Look through the records below, and copy out every line that holds the string "analysis".

####

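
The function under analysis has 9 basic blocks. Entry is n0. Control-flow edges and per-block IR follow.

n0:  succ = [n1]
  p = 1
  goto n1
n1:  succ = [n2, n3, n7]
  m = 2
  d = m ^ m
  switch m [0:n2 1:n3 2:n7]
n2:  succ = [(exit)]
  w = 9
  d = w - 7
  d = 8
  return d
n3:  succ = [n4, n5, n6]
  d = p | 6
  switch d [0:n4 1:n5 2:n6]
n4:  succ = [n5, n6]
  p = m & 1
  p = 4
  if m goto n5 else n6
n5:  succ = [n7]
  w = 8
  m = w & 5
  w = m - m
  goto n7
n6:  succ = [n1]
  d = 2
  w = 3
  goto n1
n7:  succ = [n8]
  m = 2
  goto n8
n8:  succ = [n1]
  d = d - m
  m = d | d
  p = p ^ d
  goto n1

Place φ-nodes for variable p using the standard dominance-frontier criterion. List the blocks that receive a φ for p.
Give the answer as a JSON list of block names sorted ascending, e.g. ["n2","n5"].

idom tree: n1←n0 n2←n1 n3←n1 n4←n3 n5←n3 n6←n3 n7←n1 n8←n7
Dom at joins:
  n1: preds {n0,n6,n8}: {n0} ∩ {n0,n1,n3,n6} ∩ {n0,n1,n7,n8} = {n0}; idom=n0
  n5: preds {n3,n4}: {n0,n1,n3} ∩ {n0,n1,n3,n4} = {n0,n1,n3}; idom=n3
  n6: preds {n3,n4}: {n0,n1,n3} ∩ {n0,n1,n3,n4} = {n0,n1,n3}; idom=n3
  n7: preds {n1,n5}: {n0,n1} ∩ {n0,n1,n3,n5} = {n0,n1}; idom=n1

DF derivation:
  n1←n0: walk · to n0
  n1←n6: walk n6→n3→n1 to n0
  n1←n8: walk n8→n7→n1 to n0
  n5←n3: walk · to n3
  n5←n4: walk n4 to n3
  n6←n3: walk · to n3
  n6←n4: walk n4 to n3
  n7←n1: walk · to n1
  n7←n5: walk n5→n3 to n1
  n0 → ∅
  n1 → {n1}
  n2 → ∅
  n3 → {n1,n7}
  n4 → {n5,n6}
  n5 → {n7}
  n6 → {n1}
  n7 → {n1}
  n8 → {n1}

φ for p: defs {n0,n4,n8}
  DF⁺ = {n1,n5,n6,n7}

Answer: ["n1", "n5", "n6", "n7"]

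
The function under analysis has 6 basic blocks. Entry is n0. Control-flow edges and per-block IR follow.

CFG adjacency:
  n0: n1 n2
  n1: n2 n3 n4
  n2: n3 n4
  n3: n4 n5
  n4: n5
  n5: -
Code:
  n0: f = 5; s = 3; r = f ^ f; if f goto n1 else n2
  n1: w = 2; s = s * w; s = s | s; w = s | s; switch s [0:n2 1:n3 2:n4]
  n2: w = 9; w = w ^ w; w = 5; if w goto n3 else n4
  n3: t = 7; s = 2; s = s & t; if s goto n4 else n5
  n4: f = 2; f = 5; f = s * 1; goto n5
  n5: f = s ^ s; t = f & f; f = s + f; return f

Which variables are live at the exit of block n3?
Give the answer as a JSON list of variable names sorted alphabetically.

Answer: ["s"]

Derivation:
def/use:
  n0: {f,r,s} / ∅
  n1: {s,w} / {s}
  n2: {w} / ∅
  n3: {s,t} / ∅
  n4: {f} / {s}
  n5: {f,t} / {s}

Backward fixpoint:
  n0: in=∅ out={s}
  n1: in={s} out={s}
  n2: in={s} out={s}
  n3: in=∅ out={s}
  n4: in={s} out={s}
  n5: in={s} out=∅

live-out(n3) = ["s"]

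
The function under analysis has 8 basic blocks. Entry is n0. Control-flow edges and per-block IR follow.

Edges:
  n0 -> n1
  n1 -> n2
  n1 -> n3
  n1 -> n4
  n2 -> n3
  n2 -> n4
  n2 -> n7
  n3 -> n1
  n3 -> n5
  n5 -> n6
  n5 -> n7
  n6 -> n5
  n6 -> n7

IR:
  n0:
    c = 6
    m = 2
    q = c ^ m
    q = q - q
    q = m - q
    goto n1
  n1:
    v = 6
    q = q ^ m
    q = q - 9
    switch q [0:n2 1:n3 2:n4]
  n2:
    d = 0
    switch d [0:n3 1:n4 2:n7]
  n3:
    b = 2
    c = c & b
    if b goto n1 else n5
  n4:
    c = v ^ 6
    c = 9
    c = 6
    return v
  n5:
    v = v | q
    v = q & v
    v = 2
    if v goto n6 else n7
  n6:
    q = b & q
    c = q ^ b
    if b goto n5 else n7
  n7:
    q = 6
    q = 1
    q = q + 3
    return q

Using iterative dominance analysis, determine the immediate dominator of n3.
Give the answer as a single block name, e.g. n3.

idom tree: n1←n0 n2←n1 n3←n1 n4←n1 n5←n3 n6←n5 n7←n1
Dom∩ at merges:
  n1: preds {n0,n3}: {n0} ∩ {n0,n1,n3} = {n0}; idom=n0
  n3: preds {n1,n2}: {n0,n1} ∩ {n0,n1,n2} = {n0,n1}; idom=n1
  n4: preds {n1,n2}: {n0,n1} ∩ {n0,n1,n2} = {n0,n1}; idom=n1
  n5: preds {n3,n6}: {n0,n1,n3} ∩ {n0,n1,n3,n5,n6} = {n0,n1,n3}; idom=n3
  n7: preds {n2,n5,n6}: {n0,n1,n2} ∩ {n0,n1,n3,n5} ∩ {n0,n1,n3,n5,n6} = {n0,n1}; idom=n1

idom(n3) = n1

Answer: n1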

####

» **Answer to the exercise**:
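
The function under analysis has 9 basic blocks. Entry is n0. Control-flow edges and per-block IR follow.
The function under analysis has 6 basic blocks. Entry is n0. Control-flow edges and per-block IR follow.
The function under analysis has 8 basic blocks. Entry is n0. Control-flow edges and per-block IR follow.
Using iterative dominance analysis, determine the immediate dominator of n3.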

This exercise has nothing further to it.